Exercise aim: Each record below has to be printed verbatim.

Available data:
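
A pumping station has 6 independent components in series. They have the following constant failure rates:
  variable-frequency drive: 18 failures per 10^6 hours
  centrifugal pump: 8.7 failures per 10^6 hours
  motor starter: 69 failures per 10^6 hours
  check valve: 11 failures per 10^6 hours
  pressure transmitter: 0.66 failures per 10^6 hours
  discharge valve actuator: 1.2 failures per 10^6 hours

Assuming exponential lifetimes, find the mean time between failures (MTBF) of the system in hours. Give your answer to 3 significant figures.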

Task solution:
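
A pumping station has 6 independent components in series. They have the following constant failure rates:
  variable-frequency drive: 18 failures per 10^6 hours
  centrifugal pump: 8.7 failures per 10^6 hours
  motor starter: 69 failures per 10^6 hours
  check valve: 11 failures per 10^6 hours
  pressure transmitter: 0.66 failures per 10^6 hours
  discharge valve actuator: 1.2 failures per 10^6 hours

Assuming exponential lifetimes, find the mean time between failures (MTBF) of the system in hours. Give your answer to 3 significant figures.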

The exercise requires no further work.